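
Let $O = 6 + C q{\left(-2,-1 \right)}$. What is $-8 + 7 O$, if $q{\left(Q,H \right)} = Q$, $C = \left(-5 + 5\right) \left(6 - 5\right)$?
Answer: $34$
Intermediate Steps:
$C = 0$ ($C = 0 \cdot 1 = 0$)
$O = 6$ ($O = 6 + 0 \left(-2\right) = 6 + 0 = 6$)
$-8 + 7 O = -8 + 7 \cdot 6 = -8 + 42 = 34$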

■ ■ ■ ■

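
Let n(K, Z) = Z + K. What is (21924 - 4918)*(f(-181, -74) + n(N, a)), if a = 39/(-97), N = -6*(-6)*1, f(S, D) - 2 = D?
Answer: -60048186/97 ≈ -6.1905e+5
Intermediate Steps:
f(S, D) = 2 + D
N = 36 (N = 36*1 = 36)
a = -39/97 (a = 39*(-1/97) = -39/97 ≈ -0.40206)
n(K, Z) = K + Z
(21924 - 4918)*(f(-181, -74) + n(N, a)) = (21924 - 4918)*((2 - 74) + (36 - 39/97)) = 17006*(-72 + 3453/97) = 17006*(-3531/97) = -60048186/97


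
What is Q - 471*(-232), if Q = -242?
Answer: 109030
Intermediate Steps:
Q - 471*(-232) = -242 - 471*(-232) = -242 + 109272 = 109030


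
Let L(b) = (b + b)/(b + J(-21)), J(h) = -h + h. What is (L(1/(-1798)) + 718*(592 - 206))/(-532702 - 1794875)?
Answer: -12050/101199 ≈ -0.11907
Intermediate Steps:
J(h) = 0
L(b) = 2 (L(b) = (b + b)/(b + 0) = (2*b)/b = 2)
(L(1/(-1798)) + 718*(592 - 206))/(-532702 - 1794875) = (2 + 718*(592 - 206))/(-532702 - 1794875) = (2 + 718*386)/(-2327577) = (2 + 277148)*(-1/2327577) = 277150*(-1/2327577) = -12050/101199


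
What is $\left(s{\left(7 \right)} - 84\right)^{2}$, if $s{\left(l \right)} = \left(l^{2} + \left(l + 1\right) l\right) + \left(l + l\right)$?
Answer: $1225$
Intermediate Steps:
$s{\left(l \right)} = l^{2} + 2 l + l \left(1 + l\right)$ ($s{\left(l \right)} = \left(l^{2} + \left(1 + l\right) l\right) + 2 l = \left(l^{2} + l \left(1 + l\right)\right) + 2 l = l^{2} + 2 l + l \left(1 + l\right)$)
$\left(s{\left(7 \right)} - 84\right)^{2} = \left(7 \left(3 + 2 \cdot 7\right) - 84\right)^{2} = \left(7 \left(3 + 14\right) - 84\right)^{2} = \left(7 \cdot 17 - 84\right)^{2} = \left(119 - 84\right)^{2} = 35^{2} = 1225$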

■ ■ ■ ■

### Directions
Gather from the entries above all lines that include the string "Answer".

### Result for this exercise
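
Answer: $34$
Answer: -60048186/97 ≈ -6.1905e+5
Answer: 109030
Answer: -12050/101199 ≈ -0.11907
Answer: $1225$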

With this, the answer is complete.